- EXERCISE DATA -
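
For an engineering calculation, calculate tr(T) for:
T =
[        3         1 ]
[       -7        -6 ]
tr(T) = 3 - 6 = -3

The trace of a square matrix is the sum of its diagonal entries.
Diagonal entries of T: T[0][0] = 3, T[1][1] = -6.
tr(T) = 3 - 6 = -3.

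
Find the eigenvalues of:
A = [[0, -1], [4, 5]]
λ = 1, 4

Solve det(A - λI) = 0. For a 2×2 matrix this is λ² - (trace)λ + det = 0.
trace(A) = 0 + 5 = 5.
det(A) = (0)*(5) - (-1)*(4) = 0 + 4 = 4.
Characteristic equation: λ² - (5)λ + (4) = 0.
Discriminant: (5)² - 4*(4) = 25 - 16 = 9.
Roots: λ = (5 ± √9) / 2 = 1, 4.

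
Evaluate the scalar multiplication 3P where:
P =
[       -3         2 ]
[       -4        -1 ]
3P =
[       -9         6 ]
[      -12        -3 ]

Scalar multiplication is elementwise: (3P)[i][j] = 3 * P[i][j].
  (3P)[0][0] = 3 * (-3) = -9
  (3P)[0][1] = 3 * (2) = 6
  (3P)[1][0] = 3 * (-4) = -12
  (3P)[1][1] = 3 * (-1) = -3
3P =
[       -9         6 ]
[      -12        -3 ]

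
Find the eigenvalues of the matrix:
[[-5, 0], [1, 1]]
λ = -5 and λ = 1

Characteristic equation: det(A - λI) = 0
λ² - (trace)λ + (det) = 0
λ² - (-4)λ + (-5) = 0
λ² + 4λ - 5 = 0
Solving: λ = -5, 1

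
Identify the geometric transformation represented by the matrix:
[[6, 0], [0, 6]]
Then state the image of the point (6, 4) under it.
uniform scaling by factor 6; image of (6, 4) is (36, 24)

This is a diagonal matrix with equal entries 6, so it scales both axes by the same factor 6.
The matrix [[6, 0], [0, 6]] represents: uniform scaling by factor 6.
Applying it to (6, 4): [6·6 + 0·4, 0·6 + 6·4] = (36, 24).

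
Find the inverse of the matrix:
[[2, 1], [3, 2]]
[[2, -1], [-3, 2]]

For [[a,b],[c,d]], inverse = (1/det)·[[d,-b],[-c,a]]
det = 2·2 - 1·3 = 1
Inverse = (1/1)·[[2, -1], [-3, 2]]
        = [[2, -1], [-3, 2]]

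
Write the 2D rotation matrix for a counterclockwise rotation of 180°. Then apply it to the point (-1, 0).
R = [[-1, 0], [0, -1]]; R·(-1, 0) = (1, 0)

Rotation matrix formula: R(θ) = [[cos θ, -sin θ], [sin θ, cos θ]]
For θ = 180°:
cos(180°) = -1
sin(180°) = 0
R = [[-1, 0], [0, -1]]
Apply to (-1, 0): [-1·-1 + (0)·0, 0·-1 + -1·0] = (1, 0)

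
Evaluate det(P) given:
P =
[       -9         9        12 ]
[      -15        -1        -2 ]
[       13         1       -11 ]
det(P) = -1860

Expand along row 0 (cofactor expansion): det(P) = a*(e*i - f*h) - b*(d*i - f*g) + c*(d*h - e*g), where the 3×3 is [[a, b, c], [d, e, f], [g, h, i]].
Minor M_00 = (-1)*(-11) - (-2)*(1) = 11 + 2 = 13.
Minor M_01 = (-15)*(-11) - (-2)*(13) = 165 + 26 = 191.
Minor M_02 = (-15)*(1) - (-1)*(13) = -15 + 13 = -2.
det(P) = (-9)*(13) - (9)*(191) + (12)*(-2) = -117 - 1719 - 24 = -1860.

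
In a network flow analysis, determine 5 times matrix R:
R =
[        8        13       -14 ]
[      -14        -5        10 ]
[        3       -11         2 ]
5R =
[       40        65       -70 ]
[      -70       -25        50 ]
[       15       -55        10 ]

Scalar multiplication is elementwise: (5R)[i][j] = 5 * R[i][j].
  (5R)[0][0] = 5 * (8) = 40
  (5R)[0][1] = 5 * (13) = 65
  (5R)[0][2] = 5 * (-14) = -70
  (5R)[1][0] = 5 * (-14) = -70
  (5R)[1][1] = 5 * (-5) = -25
  (5R)[1][2] = 5 * (10) = 50
  (5R)[2][0] = 5 * (3) = 15
  (5R)[2][1] = 5 * (-11) = -55
  (5R)[2][2] = 5 * (2) = 10
5R =
[       40        65       -70 ]
[      -70       -25        50 ]
[       15       -55        10 ]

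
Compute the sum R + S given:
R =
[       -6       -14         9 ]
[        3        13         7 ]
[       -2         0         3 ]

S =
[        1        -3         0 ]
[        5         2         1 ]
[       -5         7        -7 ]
R + S =
[       -5       -17         9 ]
[        8        15         8 ]
[       -7         7        -4 ]

Matrix addition is elementwise: (R+S)[i][j] = R[i][j] + S[i][j].
  (R+S)[0][0] = (-6) + (1) = -5
  (R+S)[0][1] = (-14) + (-3) = -17
  (R+S)[0][2] = (9) + (0) = 9
  (R+S)[1][0] = (3) + (5) = 8
  (R+S)[1][1] = (13) + (2) = 15
  (R+S)[1][2] = (7) + (1) = 8
  (R+S)[2][0] = (-2) + (-5) = -7
  (R+S)[2][1] = (0) + (7) = 7
  (R+S)[2][2] = (3) + (-7) = -4
R + S =
[       -5       -17         9 ]
[        8        15         8 ]
[       -7         7        -4 ]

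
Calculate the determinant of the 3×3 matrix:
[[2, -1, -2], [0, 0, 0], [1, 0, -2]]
0

Expansion along first row:
det = 2·det([[0,0],[0,-2]]) - -1·det([[0,0],[1,-2]]) + -2·det([[0,0],[1,0]])
    = 2·(0·-2 - 0·0) - -1·(0·-2 - 0·1) + -2·(0·0 - 0·1)
    = 2·0 - -1·0 + -2·0
    = 0 + 0 + 0 = 0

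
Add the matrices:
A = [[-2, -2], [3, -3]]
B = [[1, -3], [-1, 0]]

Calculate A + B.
[[-1, -5], [2, -3]]

Add corresponding elements:
(-2)+(1)=-1
(-2)+(-3)=-5
(3)+(-1)=2
(-3)+(0)=-3
A + B = [[-1, -5], [2, -3]]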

- WORK INSTRUCTIONS -
When a line above contains the string "Evaluate", copy that line.

- REPLY -
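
Evaluate the scalar multiplication 3P where:
Evaluate det(P) given: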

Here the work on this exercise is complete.